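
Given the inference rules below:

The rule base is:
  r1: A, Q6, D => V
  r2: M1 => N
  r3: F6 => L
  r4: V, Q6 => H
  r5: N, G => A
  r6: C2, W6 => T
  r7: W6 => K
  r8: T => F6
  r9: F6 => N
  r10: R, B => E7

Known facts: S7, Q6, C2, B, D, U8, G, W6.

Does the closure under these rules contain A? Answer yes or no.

Round 1: r6 [C2, W6 => T]; r7 [W6 => K]. Adds T, K.
Round 2: r8 [T => F6]. Adds F6.
Round 3: r3 [F6 => L]; r9 [F6 => N]. Adds L, N.
Round 4: r5 [N, G => A]. Adds A.
Round 5: r1 [A, Q6, D => V]. Adds V.
Round 6: r4 [V, Q6 => H]. Adds H.
A appears in round 4, so it is derivable.

yes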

****************

→ EXERCISE DETAILS
After locating the line containing "r8: T => F6", give that line and every later line of the listing again exactly, up to and including the last.

→ SOLUTION FOR THIS EXERCISE
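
  r8: T => F6
  r9: F6 => N
  r10: R, B => E7

Known facts: S7, Q6, C2, B, D, U8, G, W6.

Does the closure under these rules contain A? Answer yes or no.

Round 1: r6 [C2, W6 => T]; r7 [W6 => K]. Adds T, K.
Round 2: r8 [T => F6]. Adds F6.
Round 3: r3 [F6 => L]; r9 [F6 => N]. Adds L, N.
Round 4: r5 [N, G => A]. Adds A.
Round 5: r1 [A, Q6, D => V]. Adds V.
Round 6: r4 [V, Q6 => H]. Adds H.
A appears in round 4, so it is derivable.

yes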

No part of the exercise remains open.